• _Source information_
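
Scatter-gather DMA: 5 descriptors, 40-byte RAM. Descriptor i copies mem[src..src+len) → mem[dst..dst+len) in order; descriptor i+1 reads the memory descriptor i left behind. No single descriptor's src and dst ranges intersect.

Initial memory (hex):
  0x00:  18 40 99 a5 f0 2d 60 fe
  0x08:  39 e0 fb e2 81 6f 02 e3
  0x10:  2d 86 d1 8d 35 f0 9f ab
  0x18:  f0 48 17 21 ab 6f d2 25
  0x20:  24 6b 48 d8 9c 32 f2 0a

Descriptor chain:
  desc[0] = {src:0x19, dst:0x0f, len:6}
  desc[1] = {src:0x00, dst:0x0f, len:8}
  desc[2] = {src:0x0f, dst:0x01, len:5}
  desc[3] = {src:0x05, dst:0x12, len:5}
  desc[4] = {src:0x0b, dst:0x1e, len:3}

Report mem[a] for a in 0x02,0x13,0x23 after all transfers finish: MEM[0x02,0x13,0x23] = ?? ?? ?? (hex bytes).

MEM[0x02,0x13,0x23] = 40 60 d8

[0] 0x19->0x0f len=6 : 48 17 21 ab 6f d2
[1] 0x00->0x0f len=8 : 18 40 99 a5 f0 2d 60 fe
[2] 0x0f->0x01 len=5 : 18 40 99 a5 f0
[3] 0x05->0x12 len=5 : f0 60 fe 39 e0
[4] 0x0b->0x1e len=3 : e2 81 6f
query mem[0x02]=0x40, mem[0x13]=0x60, mem[0x23]=0xd8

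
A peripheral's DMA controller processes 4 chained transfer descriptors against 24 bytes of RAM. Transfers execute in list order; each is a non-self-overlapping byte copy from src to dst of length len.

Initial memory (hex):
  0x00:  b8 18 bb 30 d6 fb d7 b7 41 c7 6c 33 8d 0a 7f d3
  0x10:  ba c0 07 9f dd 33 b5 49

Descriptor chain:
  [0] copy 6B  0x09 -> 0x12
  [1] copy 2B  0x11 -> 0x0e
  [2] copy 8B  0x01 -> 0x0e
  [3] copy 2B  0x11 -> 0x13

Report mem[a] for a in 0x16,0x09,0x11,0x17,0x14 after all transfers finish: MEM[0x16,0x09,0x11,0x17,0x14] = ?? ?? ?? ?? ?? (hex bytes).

#0 dst[0x12+6] := {0xc7,0x6c,0x33,0x8d,0x0a,0x7f}
#1 dst[0x0e+2] := {0xc0,0xc7}
#2 dst[0x0e+8] := {0x18,0xbb,0x30,0xd6,0xfb,0xd7,0xb7,0x41}
#3 dst[0x13+2] := {0xd6,0xfb}
query mem[0x16]=0x0a, mem[0x09]=0xc7, mem[0x11]=0xd6, mem[0x17]=0x7f, mem[0x14]=0xfb

MEM[0x16,0x09,0x11,0x17,0x14] = 0a c7 d6 7f fb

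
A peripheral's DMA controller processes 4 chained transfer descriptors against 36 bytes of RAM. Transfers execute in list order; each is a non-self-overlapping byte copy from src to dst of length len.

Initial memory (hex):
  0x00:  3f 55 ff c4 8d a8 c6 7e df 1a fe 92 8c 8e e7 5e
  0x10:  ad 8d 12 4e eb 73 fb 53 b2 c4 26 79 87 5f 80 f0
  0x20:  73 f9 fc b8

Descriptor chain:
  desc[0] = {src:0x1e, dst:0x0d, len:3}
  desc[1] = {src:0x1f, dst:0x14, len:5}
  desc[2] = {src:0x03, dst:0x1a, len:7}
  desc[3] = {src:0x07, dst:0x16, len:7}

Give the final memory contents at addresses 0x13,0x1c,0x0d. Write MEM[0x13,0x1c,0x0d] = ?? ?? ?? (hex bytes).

D0: mem[0x0d..0x0f] <- [80 f0 73]
D1: mem[0x14..0x18] <- [f0 73 f9 fc b8]
D2: mem[0x1a..0x20] <- [c4 8d a8 c6 7e df 1a]
D3: mem[0x16..0x1c] <- [7e df 1a fe 92 8c 80]
query mem[0x13]=0x4e, mem[0x1c]=0x80, mem[0x0d]=0x80

MEM[0x13,0x1c,0x0d] = 4e 80 80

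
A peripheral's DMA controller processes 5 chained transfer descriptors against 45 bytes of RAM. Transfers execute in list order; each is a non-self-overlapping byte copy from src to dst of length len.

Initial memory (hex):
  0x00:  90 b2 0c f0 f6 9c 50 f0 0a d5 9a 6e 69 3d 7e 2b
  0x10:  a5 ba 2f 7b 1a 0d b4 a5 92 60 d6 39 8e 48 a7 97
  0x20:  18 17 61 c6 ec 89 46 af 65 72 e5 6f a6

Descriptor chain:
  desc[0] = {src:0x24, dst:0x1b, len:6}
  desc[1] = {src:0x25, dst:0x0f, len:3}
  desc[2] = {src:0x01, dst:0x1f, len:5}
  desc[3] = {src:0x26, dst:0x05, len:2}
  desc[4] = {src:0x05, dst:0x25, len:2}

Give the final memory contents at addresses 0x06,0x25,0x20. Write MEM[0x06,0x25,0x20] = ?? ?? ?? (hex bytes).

MEM[0x06,0x25,0x20] = af 46 0c

#0 dst[0x1b+6] := {0xec,0x89,0x46,0xaf,0x65,0x72}
#1 dst[0x0f+3] := {0x89,0x46,0xaf}
#2 dst[0x1f+5] := {0xb2,0x0c,0xf0,0xf6,0x9c}
#3 dst[0x05+2] := {0x46,0xaf}
#4 dst[0x25+2] := {0x46,0xaf}
query mem[0x06]=0xaf, mem[0x25]=0x46, mem[0x20]=0x0c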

• _Exercise_
Write the lines out exactly, from the one with "descriptors against 36" down to the last line of the listing, and leave out all others.

• _Exercise answer_
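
A peripheral's DMA controller processes 4 chained transfer descriptors against 36 bytes of RAM. Transfers execute in list order; each is a non-self-overlapping byte copy from src to dst of length len.

Initial memory (hex):
  0x00:  3f 55 ff c4 8d a8 c6 7e df 1a fe 92 8c 8e e7 5e
  0x10:  ad 8d 12 4e eb 73 fb 53 b2 c4 26 79 87 5f 80 f0
  0x20:  73 f9 fc b8

Descriptor chain:
  desc[0] = {src:0x1e, dst:0x0d, len:3}
  desc[1] = {src:0x1f, dst:0x14, len:5}
  desc[2] = {src:0x03, dst:0x1a, len:7}
  desc[3] = {src:0x07, dst:0x16, len:7}

Give the final memory contents at addresses 0x13,0x1c,0x0d. Write MEM[0x13,0x1c,0x0d] = ?? ?? ?? (hex bytes).

D0: mem[0x0d..0x0f] <- [80 f0 73]
D1: mem[0x14..0x18] <- [f0 73 f9 fc b8]
D2: mem[0x1a..0x20] <- [c4 8d a8 c6 7e df 1a]
D3: mem[0x16..0x1c] <- [7e df 1a fe 92 8c 80]
query mem[0x13]=0x4e, mem[0x1c]=0x80, mem[0x0d]=0x80

MEM[0x13,0x1c,0x0d] = 4e 80 80

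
A peripheral's DMA controller processes 5 chained transfer descriptors against 45 bytes of RAM. Transfers execute in list order; each is a non-self-overlapping byte copy from src to dst of length len.

Initial memory (hex):
  0x00:  90 b2 0c f0 f6 9c 50 f0 0a d5 9a 6e 69 3d 7e 2b
  0x10:  a5 ba 2f 7b 1a 0d b4 a5 92 60 d6 39 8e 48 a7 97
  0x20:  18 17 61 c6 ec 89 46 af 65 72 e5 6f a6

Descriptor chain:
  desc[0] = {src:0x24, dst:0x1b, len:6}
  desc[1] = {src:0x25, dst:0x0f, len:3}
  desc[2] = {src:0x01, dst:0x1f, len:5}
  desc[3] = {src:0x26, dst:0x05, len:2}
  desc[4] = {src:0x05, dst:0x25, len:2}

Give the final memory contents at addresses 0x06,0x25,0x20. Write MEM[0x06,0x25,0x20] = ?? ?? ?? (hex bytes).

MEM[0x06,0x25,0x20] = af 46 0c

#0 dst[0x1b+6] := {0xec,0x89,0x46,0xaf,0x65,0x72}
#1 dst[0x0f+3] := {0x89,0x46,0xaf}
#2 dst[0x1f+5] := {0xb2,0x0c,0xf0,0xf6,0x9c}
#3 dst[0x05+2] := {0x46,0xaf}
#4 dst[0x25+2] := {0x46,0xaf}
query mem[0x06]=0xaf, mem[0x25]=0x46, mem[0x20]=0x0c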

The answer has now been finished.